● PROMPT:
Once the line containing "List the letters" is found in the entries below, restate it and each following line word for word, stopping after the line containing "u→w, v→v, w→w".

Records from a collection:
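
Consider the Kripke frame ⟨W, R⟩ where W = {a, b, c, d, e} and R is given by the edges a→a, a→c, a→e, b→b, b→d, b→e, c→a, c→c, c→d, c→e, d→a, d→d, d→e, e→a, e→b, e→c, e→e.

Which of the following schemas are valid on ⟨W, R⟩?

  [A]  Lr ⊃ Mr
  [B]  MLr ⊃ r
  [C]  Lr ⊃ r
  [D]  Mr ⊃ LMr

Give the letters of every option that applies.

A, C

R is reflexive: each world relates to itself.
R is not symmetric: b R d but not d R b.
R is not euclidean: b R d and b R b but not d R b.
R is serial: every world has an R-successor.
(A) Lr ⊃ Mr is axiom D; it is valid on a frame exactly when R is serial. R is serial, so valid.
(B) MLr ⊃ r is the dual of axiom B, which corresponds to symmetry. R is not symmetric — not valid.
(C) Lr ⊃ r (axiom T) characterises the reflexive frames. R is reflexive — valid.
(D) Mr ⊃ LMr is axiom 5, which corresponds to the euclidean property. R is not euclidean — not valid.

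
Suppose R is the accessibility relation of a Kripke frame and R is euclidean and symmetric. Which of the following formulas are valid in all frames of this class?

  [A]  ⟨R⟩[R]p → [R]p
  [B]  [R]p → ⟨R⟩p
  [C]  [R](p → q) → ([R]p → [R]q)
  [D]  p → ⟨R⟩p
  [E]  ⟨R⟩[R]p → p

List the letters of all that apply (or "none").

A, C, E

A symmetric euclidean relation is transitive (uRv and vRw give vRu by symmetry, then uRw by the euclidean condition, applied at v).
(A) the dual of axiom 5: valid iff R is euclidean. Every such R is euclidean — valid.
(B) [R]p → ⟨R⟩p is axiom D; it is valid on a frame exactly when R is serial. Such an R need not be serial, so not valid.
(C) this is just K, valid on every normal frame.
(D) p → ⟨R⟩p (the dual of axiom T) characterises the reflexive frames. Such an R need not be reflexive — not valid.
(E) ⟨R⟩[R]p → p is the dual of axiom B, which corresponds to symmetry. Every such R is symmetric — valid.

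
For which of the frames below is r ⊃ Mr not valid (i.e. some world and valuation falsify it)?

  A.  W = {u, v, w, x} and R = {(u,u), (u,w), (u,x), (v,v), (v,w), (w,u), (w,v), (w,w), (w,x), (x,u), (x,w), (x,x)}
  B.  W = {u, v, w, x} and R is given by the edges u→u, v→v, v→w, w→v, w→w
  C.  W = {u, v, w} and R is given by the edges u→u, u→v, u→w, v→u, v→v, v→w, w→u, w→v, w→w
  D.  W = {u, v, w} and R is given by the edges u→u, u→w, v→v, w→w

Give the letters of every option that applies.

B

The schema r ⊃ Mr is the dual of axiom T; it is valid on a frame iff R is reflexive.
(A) R is reflexive (each world relates to itself), so the schema is valid here.
(B) R is not reflexive (not x R x), so the schema fails here.
(C) R is reflexive (each world relates to itself), so the schema is valid here.
(D) R is reflexive (each world relates to itself), so the schema is valid here.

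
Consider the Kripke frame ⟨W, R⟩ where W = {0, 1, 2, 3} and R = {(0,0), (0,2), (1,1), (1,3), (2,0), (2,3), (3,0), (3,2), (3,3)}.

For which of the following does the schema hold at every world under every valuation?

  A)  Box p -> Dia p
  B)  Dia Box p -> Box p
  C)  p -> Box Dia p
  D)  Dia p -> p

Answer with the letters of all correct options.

A

R is not symmetric: 1 R 3 but not 3 R 1.
R is not euclidean: 1 R 3 and 1 R 1 but not 3 R 1.
R is serial: every world has an R-successor.
R is not a subset of the identity: 0 R 2 with 0 ≠ 2.
(A) axiom D: valid iff R is serial. R is serial — valid.
(B) Dia Box p -> Box p (the dual of axiom 5) characterises the euclidean frames. R is not euclidean — not valid.
(C) p -> Box Dia p (axiom B) characterises the symmetric frames. R is not symmetric — not valid.
(D) Dia p -> p is the converse of T; it holds exactly when R ⊆ identity. Here R ⊄ identity — not valid.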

● RESULT FOR THIS EXERCISE:
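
List the letters of all that apply (or "none").

A, C, E

A symmetric euclidean relation is transitive (uRv and vRw give vRu by symmetry, then uRw by the euclidean condition, applied at v).
(A) the dual of axiom 5: valid iff R is euclidean. Every such R is euclidean — valid.
(B) [R]p → ⟨R⟩p is axiom D; it is valid on a frame exactly when R is serial. Such an R need not be serial, so not valid.
(C) this is just K, valid on every normal frame.
(D) p → ⟨R⟩p (the dual of axiom T) characterises the reflexive frames. Such an R need not be reflexive — not valid.
(E) ⟨R⟩[R]p → p is the dual of axiom B, which corresponds to symmetry. Every such R is symmetric — valid.

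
For which of the frames below is r ⊃ Mr not valid (i.e. some world and valuation falsify it)?

  A.  W = {u, v, w, x} and R = {(u,u), (u,w), (u,x), (v,v), (v,w), (w,u), (w,v), (w,w), (w,x), (x,u), (x,w), (x,x)}
  B.  W = {u, v, w, x} and R is given by the edges u→u, v→v, v→w, w→v, w→w
  C.  W = {u, v, w} and R is given by the edges u→u, u→v, u→w, v→u, v→v, v→w, w→u, w→v, w→w
  D.  W = {u, v, w} and R is given by the edges u→u, u→w, v→v, w→w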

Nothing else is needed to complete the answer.